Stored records

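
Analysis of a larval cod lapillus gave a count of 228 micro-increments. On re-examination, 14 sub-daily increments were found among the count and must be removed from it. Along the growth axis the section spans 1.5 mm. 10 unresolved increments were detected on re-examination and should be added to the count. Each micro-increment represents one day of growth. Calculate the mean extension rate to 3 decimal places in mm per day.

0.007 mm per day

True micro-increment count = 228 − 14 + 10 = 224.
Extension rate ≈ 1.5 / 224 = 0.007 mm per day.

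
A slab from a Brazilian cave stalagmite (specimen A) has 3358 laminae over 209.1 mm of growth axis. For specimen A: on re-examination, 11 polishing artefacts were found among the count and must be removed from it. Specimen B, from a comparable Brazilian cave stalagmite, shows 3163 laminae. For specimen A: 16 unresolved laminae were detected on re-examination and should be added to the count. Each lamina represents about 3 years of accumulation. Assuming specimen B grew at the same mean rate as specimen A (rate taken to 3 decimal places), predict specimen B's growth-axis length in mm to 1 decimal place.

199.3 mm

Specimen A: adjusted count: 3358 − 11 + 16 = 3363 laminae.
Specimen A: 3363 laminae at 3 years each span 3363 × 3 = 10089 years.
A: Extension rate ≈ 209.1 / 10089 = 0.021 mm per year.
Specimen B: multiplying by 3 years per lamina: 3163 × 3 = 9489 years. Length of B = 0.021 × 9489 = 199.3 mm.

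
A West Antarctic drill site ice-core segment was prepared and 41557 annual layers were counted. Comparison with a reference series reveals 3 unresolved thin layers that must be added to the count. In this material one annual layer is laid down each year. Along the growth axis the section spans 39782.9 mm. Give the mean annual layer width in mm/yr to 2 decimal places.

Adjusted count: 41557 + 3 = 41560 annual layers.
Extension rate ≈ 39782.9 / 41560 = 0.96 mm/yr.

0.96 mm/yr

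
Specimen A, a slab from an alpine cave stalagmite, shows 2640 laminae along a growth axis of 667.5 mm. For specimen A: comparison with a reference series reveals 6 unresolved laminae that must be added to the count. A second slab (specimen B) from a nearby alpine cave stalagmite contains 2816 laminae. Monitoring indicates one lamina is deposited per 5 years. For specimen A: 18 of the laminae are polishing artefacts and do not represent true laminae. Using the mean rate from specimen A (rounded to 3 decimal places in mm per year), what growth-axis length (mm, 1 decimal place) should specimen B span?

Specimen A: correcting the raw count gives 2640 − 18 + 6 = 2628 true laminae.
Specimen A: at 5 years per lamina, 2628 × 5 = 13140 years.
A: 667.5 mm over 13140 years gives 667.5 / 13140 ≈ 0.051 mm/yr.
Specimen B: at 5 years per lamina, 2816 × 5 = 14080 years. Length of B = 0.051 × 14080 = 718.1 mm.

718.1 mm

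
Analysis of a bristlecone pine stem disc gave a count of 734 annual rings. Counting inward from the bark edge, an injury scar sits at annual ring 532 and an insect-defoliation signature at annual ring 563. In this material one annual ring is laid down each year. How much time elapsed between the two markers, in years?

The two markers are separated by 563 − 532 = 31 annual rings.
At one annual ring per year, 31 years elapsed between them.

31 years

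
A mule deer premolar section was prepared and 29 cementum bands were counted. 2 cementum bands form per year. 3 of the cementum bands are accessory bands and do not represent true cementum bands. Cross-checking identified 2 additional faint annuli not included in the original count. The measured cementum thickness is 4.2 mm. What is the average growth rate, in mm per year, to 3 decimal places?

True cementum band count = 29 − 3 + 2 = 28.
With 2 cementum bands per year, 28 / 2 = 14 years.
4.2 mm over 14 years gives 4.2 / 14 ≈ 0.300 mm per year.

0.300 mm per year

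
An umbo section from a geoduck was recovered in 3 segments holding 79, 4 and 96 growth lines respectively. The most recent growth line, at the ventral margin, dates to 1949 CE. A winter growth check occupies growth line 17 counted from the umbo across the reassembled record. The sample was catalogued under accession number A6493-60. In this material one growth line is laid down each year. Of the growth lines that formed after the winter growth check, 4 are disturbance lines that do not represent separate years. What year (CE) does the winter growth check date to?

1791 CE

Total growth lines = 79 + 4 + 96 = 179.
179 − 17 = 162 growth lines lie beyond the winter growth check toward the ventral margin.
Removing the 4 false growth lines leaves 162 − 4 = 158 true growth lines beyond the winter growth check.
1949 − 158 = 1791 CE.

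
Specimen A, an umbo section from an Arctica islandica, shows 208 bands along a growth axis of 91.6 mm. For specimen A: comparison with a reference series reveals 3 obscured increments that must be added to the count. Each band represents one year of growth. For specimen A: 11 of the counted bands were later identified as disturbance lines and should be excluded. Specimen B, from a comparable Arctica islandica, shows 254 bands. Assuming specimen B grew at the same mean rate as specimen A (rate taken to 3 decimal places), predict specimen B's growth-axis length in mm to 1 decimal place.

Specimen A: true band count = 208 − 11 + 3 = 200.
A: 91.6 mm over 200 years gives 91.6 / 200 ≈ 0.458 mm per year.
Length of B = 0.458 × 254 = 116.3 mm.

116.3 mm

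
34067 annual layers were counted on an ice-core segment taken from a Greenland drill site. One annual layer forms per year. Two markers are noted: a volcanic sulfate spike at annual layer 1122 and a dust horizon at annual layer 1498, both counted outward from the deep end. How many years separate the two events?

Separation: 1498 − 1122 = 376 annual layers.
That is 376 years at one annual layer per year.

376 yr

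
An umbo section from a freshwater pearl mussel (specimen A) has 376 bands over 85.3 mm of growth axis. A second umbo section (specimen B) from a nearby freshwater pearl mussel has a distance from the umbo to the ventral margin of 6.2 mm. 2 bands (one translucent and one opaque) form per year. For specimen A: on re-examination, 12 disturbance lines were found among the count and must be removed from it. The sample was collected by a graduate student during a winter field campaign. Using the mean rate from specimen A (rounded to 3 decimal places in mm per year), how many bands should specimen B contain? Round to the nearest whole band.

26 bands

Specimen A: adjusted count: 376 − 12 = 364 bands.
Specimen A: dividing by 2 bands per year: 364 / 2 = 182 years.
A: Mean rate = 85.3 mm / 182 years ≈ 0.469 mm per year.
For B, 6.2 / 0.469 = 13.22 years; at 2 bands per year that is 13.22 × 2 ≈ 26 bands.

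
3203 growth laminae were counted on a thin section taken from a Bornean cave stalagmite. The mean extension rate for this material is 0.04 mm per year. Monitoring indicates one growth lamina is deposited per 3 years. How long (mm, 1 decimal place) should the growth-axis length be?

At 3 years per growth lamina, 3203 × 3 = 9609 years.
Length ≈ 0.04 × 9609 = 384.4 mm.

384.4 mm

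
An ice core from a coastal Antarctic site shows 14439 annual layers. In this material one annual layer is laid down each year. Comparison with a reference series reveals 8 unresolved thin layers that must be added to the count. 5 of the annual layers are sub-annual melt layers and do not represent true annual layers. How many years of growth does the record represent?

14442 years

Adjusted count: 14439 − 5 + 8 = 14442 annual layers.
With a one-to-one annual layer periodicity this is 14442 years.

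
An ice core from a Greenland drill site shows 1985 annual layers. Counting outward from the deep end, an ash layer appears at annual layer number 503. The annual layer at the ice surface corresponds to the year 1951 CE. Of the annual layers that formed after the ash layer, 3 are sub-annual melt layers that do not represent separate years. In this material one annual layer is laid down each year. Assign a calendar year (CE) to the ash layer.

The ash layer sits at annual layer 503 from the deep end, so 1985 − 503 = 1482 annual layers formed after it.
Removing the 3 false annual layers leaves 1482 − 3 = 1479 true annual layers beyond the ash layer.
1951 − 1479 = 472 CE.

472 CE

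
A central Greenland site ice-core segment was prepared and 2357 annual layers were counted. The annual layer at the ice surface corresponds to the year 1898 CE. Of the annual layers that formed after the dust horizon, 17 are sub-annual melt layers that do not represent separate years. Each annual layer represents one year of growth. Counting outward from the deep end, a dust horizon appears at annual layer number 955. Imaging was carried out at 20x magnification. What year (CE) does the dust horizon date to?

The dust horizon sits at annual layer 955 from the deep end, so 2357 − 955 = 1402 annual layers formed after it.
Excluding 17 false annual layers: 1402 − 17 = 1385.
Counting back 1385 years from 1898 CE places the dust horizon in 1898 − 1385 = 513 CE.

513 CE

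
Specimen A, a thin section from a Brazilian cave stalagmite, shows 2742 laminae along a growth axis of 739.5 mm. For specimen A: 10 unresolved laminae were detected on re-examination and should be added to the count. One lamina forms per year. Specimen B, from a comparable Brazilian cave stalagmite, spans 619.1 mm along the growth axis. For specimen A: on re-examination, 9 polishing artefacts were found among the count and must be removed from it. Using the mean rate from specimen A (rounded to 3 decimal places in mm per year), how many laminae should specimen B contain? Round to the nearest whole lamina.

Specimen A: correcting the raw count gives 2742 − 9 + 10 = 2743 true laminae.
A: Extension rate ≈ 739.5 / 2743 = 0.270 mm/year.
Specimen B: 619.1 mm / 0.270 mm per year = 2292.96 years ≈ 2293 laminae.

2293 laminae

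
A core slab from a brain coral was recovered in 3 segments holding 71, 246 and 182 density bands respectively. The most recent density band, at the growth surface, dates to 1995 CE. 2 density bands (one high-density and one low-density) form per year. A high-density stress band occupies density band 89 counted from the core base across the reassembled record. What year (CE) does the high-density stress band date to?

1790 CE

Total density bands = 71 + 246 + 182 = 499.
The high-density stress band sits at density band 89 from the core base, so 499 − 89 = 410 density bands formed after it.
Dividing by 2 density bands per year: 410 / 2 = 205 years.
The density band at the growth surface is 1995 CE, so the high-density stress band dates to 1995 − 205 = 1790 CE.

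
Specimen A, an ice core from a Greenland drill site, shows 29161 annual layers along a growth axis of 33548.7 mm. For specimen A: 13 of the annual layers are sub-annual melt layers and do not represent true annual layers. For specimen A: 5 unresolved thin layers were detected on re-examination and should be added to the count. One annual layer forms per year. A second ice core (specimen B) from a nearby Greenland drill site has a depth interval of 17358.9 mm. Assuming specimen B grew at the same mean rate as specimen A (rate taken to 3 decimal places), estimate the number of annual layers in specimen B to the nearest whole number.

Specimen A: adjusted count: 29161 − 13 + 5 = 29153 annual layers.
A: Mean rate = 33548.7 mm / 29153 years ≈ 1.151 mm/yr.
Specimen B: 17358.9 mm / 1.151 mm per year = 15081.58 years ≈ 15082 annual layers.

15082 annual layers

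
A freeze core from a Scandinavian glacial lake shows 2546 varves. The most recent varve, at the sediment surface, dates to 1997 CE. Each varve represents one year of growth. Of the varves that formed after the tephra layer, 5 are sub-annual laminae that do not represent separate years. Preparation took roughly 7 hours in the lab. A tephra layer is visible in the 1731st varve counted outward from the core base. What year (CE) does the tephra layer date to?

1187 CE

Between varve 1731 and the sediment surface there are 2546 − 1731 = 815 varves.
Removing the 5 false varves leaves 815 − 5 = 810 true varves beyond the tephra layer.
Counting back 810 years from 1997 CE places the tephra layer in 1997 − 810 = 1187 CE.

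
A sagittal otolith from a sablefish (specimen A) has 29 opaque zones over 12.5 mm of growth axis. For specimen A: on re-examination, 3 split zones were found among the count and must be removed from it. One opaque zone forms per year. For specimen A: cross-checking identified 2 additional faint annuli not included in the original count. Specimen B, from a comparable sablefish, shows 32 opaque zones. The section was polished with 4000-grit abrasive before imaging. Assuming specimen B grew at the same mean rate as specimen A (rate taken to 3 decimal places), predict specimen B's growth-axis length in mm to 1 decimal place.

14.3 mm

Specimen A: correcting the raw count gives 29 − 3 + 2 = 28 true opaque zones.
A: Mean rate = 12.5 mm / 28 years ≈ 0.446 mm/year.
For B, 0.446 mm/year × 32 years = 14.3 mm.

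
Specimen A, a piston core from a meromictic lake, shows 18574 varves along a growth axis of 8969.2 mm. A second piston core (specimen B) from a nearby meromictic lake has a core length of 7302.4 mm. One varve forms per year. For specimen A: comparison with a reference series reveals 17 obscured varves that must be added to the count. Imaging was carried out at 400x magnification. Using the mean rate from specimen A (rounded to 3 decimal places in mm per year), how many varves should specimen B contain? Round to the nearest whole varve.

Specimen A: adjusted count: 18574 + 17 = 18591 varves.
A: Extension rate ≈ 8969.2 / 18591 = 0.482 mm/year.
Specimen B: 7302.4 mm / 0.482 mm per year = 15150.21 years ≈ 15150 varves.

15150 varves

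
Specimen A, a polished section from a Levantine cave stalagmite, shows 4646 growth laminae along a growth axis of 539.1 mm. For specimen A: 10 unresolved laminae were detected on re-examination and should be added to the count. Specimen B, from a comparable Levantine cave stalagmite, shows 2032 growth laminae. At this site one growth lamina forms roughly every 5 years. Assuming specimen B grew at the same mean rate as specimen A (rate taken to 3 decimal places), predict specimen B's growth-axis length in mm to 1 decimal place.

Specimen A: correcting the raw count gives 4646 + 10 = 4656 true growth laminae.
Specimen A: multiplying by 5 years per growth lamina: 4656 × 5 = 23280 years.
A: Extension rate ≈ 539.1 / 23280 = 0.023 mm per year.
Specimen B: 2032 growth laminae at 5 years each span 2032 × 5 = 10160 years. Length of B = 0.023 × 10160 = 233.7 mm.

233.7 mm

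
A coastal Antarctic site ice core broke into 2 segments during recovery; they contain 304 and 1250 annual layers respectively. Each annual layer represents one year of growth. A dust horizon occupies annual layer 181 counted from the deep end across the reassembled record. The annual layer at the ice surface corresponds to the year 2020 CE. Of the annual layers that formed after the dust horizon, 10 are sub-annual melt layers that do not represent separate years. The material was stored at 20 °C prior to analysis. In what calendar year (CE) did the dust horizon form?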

## GOAL OF THE EXERCISE
Print precisely the lines from the one with "Specimen A, a piston" through the end of the data above, adding nothing.

## OUTPUT FOR THIS EXERCISE
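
Specimen A, a piston core from a meromictic lake, shows 18574 varves along a growth axis of 8969.2 mm. A second piston core (specimen B) from a nearby meromictic lake has a core length of 7302.4 mm. One varve forms per year. For specimen A: comparison with a reference series reveals 17 obscured varves that must be added to the count. Imaging was carried out at 400x magnification. Using the mean rate from specimen A (rounded to 3 decimal places in mm per year), how many varves should specimen B contain? Round to the nearest whole varve.

Specimen A: adjusted count: 18574 + 17 = 18591 varves.
A: Extension rate ≈ 8969.2 / 18591 = 0.482 mm/year.
Specimen B: 7302.4 mm / 0.482 mm per year = 15150.21 years ≈ 15150 varves.

15150 varves

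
Specimen A, a polished section from a Levantine cave stalagmite, shows 4646 growth laminae along a growth axis of 539.1 mm. For specimen A: 10 unresolved laminae were detected on re-examination and should be added to the count. Specimen B, from a comparable Levantine cave stalagmite, shows 2032 growth laminae. At this site one growth lamina forms roughly every 5 years. Assuming specimen B grew at the same mean rate as specimen A (rate taken to 3 decimal places), predict specimen B's growth-axis length in mm to 1 decimal place.

Specimen A: correcting the raw count gives 4646 + 10 = 4656 true growth laminae.
Specimen A: multiplying by 5 years per growth lamina: 4656 × 5 = 23280 years.
A: Extension rate ≈ 539.1 / 23280 = 0.023 mm per year.
Specimen B: 2032 growth laminae at 5 years each span 2032 × 5 = 10160 years. Length of B = 0.023 × 10160 = 233.7 mm.

233.7 mm

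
A coastal Antarctic site ice core broke into 2 segments during recovery; they contain 304 and 1250 annual layers respectively. Each annual layer represents one year of growth. A dust horizon occupies annual layer 181 counted from the deep end across the reassembled record. The annual layer at the ice surface corresponds to the year 2020 CE. Of the annual layers that formed after the dust horizon, 10 are sub-annual melt layers that do not represent separate years. The material was stored at 20 °C prior to analysis. In what calendar year (CE) did the dust horizon form?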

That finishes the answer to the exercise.